TASK DIRECTIONS ▸ Scan the records for the string "cubic"; copy each line where it occurs.
========
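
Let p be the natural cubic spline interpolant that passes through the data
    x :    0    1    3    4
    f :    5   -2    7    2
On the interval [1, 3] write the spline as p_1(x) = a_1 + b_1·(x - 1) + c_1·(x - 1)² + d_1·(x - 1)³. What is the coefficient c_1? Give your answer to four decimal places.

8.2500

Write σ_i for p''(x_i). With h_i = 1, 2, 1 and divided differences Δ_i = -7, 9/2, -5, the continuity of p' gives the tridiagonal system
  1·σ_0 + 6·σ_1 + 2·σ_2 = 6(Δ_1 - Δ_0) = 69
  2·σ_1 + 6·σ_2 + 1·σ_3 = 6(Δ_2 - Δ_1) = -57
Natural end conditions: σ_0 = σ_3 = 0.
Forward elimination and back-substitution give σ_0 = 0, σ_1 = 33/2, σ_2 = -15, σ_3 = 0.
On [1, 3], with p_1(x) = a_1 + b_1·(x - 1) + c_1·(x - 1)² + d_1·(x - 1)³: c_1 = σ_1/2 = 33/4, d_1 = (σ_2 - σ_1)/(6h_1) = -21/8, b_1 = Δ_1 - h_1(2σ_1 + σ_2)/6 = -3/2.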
========
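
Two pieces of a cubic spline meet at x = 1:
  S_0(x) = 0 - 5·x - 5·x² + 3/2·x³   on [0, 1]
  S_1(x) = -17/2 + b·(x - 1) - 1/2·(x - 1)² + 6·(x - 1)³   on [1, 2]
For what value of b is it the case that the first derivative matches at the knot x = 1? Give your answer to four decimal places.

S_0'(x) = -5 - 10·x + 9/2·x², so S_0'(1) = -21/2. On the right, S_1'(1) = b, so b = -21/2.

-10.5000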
========
RESPONSE BOX ▸
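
Let p be the natural cubic spline interpolant that passes through the data
Two pieces of a cubic spline meet at x = 1: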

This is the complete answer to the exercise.